=== Section Start ===

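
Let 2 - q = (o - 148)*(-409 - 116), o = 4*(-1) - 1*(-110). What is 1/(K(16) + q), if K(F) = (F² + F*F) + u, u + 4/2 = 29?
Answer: -1/21509 ≈ -4.6492e-5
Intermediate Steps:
u = 27 (u = -2 + 29 = 27)
o = 106 (o = -4 + 110 = 106)
K(F) = 27 + 2*F² (K(F) = (F² + F*F) + 27 = (F² + F²) + 27 = 2*F² + 27 = 27 + 2*F²)
q = -22048 (q = 2 - (106 - 148)*(-409 - 116) = 2 - (-42)*(-525) = 2 - 1*22050 = 2 - 22050 = -22048)
1/(K(16) + q) = 1/((27 + 2*16²) - 22048) = 1/((27 + 2*256) - 22048) = 1/((27 + 512) - 22048) = 1/(539 - 22048) = 1/(-21509) = -1/21509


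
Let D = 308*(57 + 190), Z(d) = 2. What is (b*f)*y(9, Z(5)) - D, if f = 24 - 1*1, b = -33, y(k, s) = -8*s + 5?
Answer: -67727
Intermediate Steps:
y(k, s) = 5 - 8*s
f = 23 (f = 24 - 1 = 23)
D = 76076 (D = 308*247 = 76076)
(b*f)*y(9, Z(5)) - D = (-33*23)*(5 - 8*2) - 1*76076 = -759*(5 - 16) - 76076 = -759*(-11) - 76076 = 8349 - 76076 = -67727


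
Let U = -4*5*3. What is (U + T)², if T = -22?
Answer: 6724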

=== Section End ===

Everything from the first line of the listing above through the line holding "Answer: -1/21509 ≈ -4.6492e-5" must be retyped exactly; nothing else belongs in the reply.

**Expected answer:**
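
Let 2 - q = (o - 148)*(-409 - 116), o = 4*(-1) - 1*(-110). What is 1/(K(16) + q), if K(F) = (F² + F*F) + u, u + 4/2 = 29?
Answer: -1/21509 ≈ -4.6492e-5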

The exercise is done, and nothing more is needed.